--- START ---

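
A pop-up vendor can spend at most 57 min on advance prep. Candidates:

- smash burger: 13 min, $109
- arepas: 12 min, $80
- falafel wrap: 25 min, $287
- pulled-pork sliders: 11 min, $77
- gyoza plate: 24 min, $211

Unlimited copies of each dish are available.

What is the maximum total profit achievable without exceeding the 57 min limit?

574

By profit per min: falafel wrap 11.48, gyoza plate 8.79, smash burger 8.38 lead.
The ratio ordering already packs tightly: 2×falafel wrap, 50 min, 574.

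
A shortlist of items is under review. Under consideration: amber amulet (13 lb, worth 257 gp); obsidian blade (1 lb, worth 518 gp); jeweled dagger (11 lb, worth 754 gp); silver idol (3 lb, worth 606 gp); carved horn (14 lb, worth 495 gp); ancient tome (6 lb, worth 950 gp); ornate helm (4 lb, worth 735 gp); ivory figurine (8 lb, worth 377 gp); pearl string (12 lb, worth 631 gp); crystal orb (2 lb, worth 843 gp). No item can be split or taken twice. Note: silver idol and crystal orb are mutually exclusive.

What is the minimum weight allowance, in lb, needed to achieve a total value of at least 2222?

9

Minimise lb subject to total value ≥ 2222.
obsidian blade + ancient tome + crystal orb reaches 2311 using 9 lb.
Any bundle with less than 9 lb falls short of 2222.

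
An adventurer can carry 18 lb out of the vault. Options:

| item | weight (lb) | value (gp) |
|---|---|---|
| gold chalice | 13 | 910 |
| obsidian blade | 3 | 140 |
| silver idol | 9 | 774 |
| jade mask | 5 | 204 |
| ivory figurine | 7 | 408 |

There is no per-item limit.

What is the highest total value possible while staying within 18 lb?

1548

Best packing: 2×silver idol — 18 lb, 1548 total.
No other feasible combination exceeds 1548.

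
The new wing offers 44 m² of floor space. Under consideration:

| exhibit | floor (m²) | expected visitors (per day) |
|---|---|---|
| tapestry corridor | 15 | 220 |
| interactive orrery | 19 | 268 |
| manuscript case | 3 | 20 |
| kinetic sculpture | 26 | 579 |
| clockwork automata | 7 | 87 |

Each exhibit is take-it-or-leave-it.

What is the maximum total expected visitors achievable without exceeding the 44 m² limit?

819

By expected visitors per m²: kinetic sculpture 22.27, tapestry corridor 14.67, interactive orrery 14.11 lead.
The ratio ordering already packs tightly: tapestry corridor + manuscript case + kinetic sculpture, 44 m², 819.
That's the maximum — no swap from here does better than 819.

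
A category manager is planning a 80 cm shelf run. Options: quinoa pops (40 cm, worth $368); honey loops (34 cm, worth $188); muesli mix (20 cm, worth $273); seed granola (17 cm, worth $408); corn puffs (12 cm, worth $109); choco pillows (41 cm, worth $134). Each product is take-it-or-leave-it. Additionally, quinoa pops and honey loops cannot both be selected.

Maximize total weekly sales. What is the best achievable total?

1049

Density check — seed granola 24.00, muesli mix 13.65, quinoa pops 9.20, corn puffs 9.08 are the best per cm.
Quinoa pops + muesli mix + seed granola uses 77 of the 80 cm and totals 1049.
The spare 3 cm is too small for any remaining product, and no feasible exchange beats 1049.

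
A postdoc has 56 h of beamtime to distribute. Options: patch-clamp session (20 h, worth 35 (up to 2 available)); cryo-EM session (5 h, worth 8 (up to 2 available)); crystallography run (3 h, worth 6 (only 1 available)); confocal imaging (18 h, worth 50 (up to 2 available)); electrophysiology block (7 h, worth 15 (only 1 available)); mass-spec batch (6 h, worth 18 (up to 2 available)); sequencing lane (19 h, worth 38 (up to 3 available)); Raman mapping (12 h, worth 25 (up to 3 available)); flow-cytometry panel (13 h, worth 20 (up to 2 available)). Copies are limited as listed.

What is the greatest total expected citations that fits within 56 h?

Best packing: 2×confocal imaging + electrophysiology block + 2×mass-spec batch — 55 h, 151 total.
Every other selection either busts 56 h or exceeds an availability limit or fails to beat 151.

151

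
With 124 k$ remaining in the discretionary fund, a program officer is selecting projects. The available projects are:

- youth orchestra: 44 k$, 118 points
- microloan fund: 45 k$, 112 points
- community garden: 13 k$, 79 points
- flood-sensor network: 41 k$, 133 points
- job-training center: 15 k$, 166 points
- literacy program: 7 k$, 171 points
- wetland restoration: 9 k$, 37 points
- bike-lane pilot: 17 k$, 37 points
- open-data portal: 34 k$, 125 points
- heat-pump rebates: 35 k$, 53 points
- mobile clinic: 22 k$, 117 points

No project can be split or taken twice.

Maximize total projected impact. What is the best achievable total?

Filling by ratio: community garden + job-training center + literacy program + wetland restoration + bike-lane pilot + open-data portal + mobile clinic for 732, with 7 k$ left unused.
The 34 k$ tied up in open-data portal is better spent on flood-sensor network — total rises to 740 (124 k$).
Next best is community garden + job-training center + literacy program + wetland restoration + bike-lane pilot + open-data portal + mobile clinic at 732 (117 k$) — short by 8.

740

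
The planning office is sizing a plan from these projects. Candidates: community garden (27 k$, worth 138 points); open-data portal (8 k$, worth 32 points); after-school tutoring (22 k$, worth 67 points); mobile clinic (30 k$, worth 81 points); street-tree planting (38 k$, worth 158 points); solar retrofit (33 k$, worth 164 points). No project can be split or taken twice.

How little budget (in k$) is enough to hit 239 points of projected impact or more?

Minimise k$ subject to total projected impact ≥ 239.
community garden + solar retrofit reaches 302 using 60 k$.
Any bundle with less than 60 k$ falls short of 239.

60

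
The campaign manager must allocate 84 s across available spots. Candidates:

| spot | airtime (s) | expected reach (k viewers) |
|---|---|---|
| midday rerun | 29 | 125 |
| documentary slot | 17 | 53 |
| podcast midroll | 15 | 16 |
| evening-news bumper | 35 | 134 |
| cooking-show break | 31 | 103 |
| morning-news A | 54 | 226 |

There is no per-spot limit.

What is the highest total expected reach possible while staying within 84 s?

The ratio heuristic lands on 2×midday rerun + documentary slot (303) but leaves 9 s idle.
Replace midday rerun and documentary slot with morning-news A: the trade gains 48 net, giving 351 at 83 s.

351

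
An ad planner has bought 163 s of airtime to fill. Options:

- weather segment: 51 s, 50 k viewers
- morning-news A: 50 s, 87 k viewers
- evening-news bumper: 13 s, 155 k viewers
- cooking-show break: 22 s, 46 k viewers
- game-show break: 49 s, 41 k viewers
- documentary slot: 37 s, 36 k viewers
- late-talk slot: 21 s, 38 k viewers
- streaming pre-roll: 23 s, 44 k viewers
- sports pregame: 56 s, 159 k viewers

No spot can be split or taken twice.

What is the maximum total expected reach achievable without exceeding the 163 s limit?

Filling by ratio: evening-news bumper + cooking-show break + late-talk slot + streaming pre-roll + sports pregame for 442, with 28 s left unused.
Replace streaming pre-roll with morning-news A: the trade gains 43 net, giving 485 at 162 s.
Nothing else within 163 s beats 485.

485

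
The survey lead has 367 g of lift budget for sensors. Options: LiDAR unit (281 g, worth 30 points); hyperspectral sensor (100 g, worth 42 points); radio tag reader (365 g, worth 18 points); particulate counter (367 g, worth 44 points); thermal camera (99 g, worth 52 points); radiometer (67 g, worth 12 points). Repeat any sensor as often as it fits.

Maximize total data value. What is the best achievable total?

168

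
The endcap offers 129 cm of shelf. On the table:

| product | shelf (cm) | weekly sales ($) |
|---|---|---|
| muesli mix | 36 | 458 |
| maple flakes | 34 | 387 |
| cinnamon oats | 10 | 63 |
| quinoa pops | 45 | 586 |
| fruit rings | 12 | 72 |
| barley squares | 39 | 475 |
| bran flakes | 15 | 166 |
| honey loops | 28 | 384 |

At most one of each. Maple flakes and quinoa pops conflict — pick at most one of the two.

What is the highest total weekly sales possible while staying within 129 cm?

1611

Filling by ratio: muesli mix + quinoa pops + bran flakes + honey loops for 1594, with 5 cm left unused.
The 36 cm tied up in muesli mix is better spent on barley squares — total rises to 1611 (127 cm).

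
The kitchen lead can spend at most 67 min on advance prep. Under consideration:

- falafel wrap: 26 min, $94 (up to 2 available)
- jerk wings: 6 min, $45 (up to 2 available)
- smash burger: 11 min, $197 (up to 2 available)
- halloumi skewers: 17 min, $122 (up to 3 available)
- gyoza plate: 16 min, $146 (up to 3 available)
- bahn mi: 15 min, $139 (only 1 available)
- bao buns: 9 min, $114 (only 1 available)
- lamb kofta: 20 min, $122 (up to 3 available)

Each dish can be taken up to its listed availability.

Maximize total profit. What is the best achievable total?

The ratio heuristic lands on 2×smash burger + gyoza plate + bahn mi + bao buns (793) but leaves 5 min idle.
Replace bahn mi with gyoza plate: the trade gains 7 net, giving 800 at 63 min.
That's the maximum — no swap from here does better than 800.

800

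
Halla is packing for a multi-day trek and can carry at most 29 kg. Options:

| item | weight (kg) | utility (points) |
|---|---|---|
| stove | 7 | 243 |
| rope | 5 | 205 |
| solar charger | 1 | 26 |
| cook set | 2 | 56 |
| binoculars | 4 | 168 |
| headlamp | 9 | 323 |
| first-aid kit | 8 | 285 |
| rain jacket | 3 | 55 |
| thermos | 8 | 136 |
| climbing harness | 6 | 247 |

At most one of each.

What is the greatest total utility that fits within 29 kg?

Ranking by ratio (utility/kg): binoculars 42.00, climbing harness 41.17, rope 41.00.
Taking the top-ratio items first gives rope + solar charger + cook set + binoculars + headlamp + climbing harness for 1025 (27 kg).
The 6 kg tied up in cook set and binoculars is better spent on first-aid kit — total rises to 1086 (29 kg).
The closest alternative, cook set + binoculars + headlamp + first-aid kit + climbing harness, reaches only 1079.

1086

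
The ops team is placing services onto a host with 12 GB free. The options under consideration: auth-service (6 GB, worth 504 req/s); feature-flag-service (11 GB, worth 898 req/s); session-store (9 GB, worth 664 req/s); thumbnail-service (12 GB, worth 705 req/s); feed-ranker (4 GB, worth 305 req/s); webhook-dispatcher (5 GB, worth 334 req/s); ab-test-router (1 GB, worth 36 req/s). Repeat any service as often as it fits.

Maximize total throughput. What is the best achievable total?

Taking 2×auth-service: 12 GB used, 1008 in throughput.

1008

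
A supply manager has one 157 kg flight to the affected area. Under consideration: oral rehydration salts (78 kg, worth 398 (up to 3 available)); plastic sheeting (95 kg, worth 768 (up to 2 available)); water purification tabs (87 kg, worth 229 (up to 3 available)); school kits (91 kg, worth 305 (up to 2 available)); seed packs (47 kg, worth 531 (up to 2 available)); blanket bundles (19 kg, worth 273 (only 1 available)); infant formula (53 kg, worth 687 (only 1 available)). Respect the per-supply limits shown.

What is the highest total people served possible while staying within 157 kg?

Filling by ratio: seed packs + blanket bundles + infant formula for 1491, with 38 kg left unused.
Replace blanket bundles with seed packs: the trade gains 258 net, giving 1749 at 147 kg.
The spare 10 kg is too small for any remaining supply, and no exchange beats 1749.

1749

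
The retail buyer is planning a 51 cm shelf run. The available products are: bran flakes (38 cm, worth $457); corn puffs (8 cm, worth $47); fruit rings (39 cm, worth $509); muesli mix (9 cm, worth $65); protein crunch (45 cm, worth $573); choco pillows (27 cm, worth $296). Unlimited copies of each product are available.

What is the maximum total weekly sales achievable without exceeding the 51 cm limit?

574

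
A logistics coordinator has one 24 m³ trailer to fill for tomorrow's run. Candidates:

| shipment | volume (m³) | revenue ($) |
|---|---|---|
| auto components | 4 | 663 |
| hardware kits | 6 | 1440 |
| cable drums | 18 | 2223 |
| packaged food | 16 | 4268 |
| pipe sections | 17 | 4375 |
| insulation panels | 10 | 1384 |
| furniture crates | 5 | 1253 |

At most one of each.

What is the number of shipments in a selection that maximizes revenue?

2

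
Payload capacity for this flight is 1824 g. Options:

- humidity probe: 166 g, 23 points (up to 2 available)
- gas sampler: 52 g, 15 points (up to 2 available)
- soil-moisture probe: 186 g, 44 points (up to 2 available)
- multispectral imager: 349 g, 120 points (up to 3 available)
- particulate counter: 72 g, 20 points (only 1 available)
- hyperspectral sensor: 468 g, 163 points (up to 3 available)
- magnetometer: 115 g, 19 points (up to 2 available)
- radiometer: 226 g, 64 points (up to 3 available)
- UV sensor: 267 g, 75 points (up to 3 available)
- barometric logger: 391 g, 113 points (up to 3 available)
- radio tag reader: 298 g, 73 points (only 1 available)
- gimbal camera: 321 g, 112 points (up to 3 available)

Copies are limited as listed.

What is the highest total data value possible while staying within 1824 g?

Greedy by ratio would take multispectral imager + hyperspectral sensor + 3×gimbal camera: 1780 g used, total 619.
Dropping gimbal camera frees 321 g; slotting in multispectral imager (349 g) lifts the total to 627 at 1808 g.
The spare 16 g is too small for any remaining sensor, and no exchange beats 627.

627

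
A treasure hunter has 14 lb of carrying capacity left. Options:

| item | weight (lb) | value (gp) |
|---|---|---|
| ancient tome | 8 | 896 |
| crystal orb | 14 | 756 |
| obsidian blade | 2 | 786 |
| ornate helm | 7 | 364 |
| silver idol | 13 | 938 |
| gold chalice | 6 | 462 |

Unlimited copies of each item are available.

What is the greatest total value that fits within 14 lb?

Taking 7×obsidian blade: 14 lb used, 5502 in value.
Every other selection either busts 14 lb or fails to beat 5502.

5502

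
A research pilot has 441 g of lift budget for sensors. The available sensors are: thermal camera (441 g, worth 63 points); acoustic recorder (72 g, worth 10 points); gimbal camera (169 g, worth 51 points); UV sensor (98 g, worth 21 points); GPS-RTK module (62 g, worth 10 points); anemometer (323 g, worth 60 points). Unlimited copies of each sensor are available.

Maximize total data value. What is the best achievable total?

By data value per g: gimbal camera 0.30, UV sensor 0.21, anemometer 0.19 lead.
Best packing: 2×gimbal camera + UV sensor — 436 g, 123 total.
The spare 5 g is too small for any remaining sensor, and no exchange beats 123.

123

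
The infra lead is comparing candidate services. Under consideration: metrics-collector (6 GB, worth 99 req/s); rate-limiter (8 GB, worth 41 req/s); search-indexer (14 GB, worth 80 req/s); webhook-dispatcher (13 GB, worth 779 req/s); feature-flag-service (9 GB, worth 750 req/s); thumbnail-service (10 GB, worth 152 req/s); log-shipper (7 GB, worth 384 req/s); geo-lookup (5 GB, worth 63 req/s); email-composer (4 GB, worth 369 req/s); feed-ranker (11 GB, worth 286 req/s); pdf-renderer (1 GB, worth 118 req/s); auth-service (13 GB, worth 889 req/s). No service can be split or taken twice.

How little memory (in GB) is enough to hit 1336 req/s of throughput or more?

Need the lightest bundle worth ≥ 1336.
Taking email-composer + pdf-renderer + auth-service gives 1376 (≥ 1336) for 18 GB.
Below 18 GB the best achievable stays under 1336.

18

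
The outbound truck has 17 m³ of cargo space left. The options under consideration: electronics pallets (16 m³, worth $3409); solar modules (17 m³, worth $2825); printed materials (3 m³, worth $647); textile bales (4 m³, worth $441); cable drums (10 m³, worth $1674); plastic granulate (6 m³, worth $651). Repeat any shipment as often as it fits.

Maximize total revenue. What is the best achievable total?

Filling by ratio: 5×printed materials for 3235, with 2 m³ left unused.
Replace 5×printed materials with electronics pallets: the trade gains 174 net, giving 3409 at 16 m³.
No other feasible combination exceeds 3409.

3409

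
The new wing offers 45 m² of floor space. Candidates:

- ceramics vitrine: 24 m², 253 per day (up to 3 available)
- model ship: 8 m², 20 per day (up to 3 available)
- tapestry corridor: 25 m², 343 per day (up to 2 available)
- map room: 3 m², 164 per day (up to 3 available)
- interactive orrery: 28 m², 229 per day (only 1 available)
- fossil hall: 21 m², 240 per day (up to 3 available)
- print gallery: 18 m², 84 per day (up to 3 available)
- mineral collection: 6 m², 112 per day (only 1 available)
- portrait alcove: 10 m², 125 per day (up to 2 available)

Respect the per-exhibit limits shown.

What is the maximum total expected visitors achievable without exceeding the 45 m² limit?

The ratio heuristic lands on tapestry corridor + 3×map room + mineral collection (947) but leaves 5 m² idle.
Dropping mineral collection frees 6 m²; slotting in portrait alcove (10 m²) lifts the total to 960 at 44 m².
No other feasible combination exceeds 960.

960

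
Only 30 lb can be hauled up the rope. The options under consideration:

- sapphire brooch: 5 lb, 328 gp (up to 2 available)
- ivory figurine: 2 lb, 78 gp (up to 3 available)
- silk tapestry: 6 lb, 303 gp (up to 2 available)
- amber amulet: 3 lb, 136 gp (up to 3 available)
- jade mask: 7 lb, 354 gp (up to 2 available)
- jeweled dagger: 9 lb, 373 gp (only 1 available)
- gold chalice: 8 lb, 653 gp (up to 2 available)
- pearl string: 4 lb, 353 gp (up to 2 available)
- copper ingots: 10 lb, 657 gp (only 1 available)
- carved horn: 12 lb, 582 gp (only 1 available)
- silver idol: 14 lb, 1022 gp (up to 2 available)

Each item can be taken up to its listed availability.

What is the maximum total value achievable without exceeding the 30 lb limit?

Density check — pearl string 88.25, gold chalice 81.62, silver idol 73.00, copper ingots 65.70 are the best per lb.
Filling by ratio: sapphire brooch + 2×gold chalice + 2×pearl string for 2340, with 1 lb left unused.
The 13 lb tied up in sapphire brooch and gold chalice is better spent on silver idol — total rises to 2381 (30 lb).
Every other selection either busts 30 lb or exceeds an availability limit or fails to beat 2381.

2381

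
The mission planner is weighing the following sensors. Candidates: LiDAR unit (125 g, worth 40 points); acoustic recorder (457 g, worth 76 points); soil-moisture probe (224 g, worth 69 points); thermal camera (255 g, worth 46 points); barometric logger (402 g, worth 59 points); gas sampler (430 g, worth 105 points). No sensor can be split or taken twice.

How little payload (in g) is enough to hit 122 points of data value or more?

555

Need the lightest bundle worth ≥ 122.
LiDAR unit + gas sampler: 145 data value at 555 g.
Any bundle with less than 555 g falls short of 122.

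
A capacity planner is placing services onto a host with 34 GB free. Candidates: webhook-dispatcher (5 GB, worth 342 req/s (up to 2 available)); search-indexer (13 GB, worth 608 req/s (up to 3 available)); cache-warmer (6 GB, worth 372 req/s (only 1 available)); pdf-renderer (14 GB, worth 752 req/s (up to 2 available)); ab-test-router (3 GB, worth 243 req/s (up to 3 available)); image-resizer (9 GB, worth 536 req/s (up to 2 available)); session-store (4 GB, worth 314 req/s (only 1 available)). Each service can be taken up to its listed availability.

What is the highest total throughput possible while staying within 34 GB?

2321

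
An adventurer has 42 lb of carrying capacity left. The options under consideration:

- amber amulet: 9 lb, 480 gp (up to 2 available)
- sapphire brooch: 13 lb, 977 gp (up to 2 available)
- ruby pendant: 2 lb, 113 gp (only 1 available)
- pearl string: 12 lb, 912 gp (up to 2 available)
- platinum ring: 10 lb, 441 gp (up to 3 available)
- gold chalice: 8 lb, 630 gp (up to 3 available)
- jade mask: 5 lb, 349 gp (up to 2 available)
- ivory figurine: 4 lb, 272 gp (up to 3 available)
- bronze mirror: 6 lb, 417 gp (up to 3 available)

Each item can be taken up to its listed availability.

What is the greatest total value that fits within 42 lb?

A density-first pass picks pearl string + 3×gold chalice + jade mask — 3151 at 41 lb.
The 5 lb tied up in jade mask is better spent on bronze mirror — total rises to 3219 (42 lb).
That's the maximum — no swap from here does better than 3219.

3219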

--- END ---

Task details: Show all lines from the records above where the word "ornate" occurs.

Task solution:
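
A shortlist of items is under review. Under consideration: amber amulet (13 lb, worth 257 gp); obsidian blade (1 lb, worth 518 gp); jeweled dagger (11 lb, worth 754 gp); silver idol (3 lb, worth 606 gp); carved horn (14 lb, worth 495 gp); ancient tome (6 lb, worth 950 gp); ornate helm (4 lb, worth 735 gp); ivory figurine (8 lb, worth 377 gp); pearl string (12 lb, worth 631 gp); crystal orb (2 lb, worth 843 gp). No item can be split or taken twice. Note: silver idol and crystal orb are mutually exclusive.
| ornate helm | 7 | 364 |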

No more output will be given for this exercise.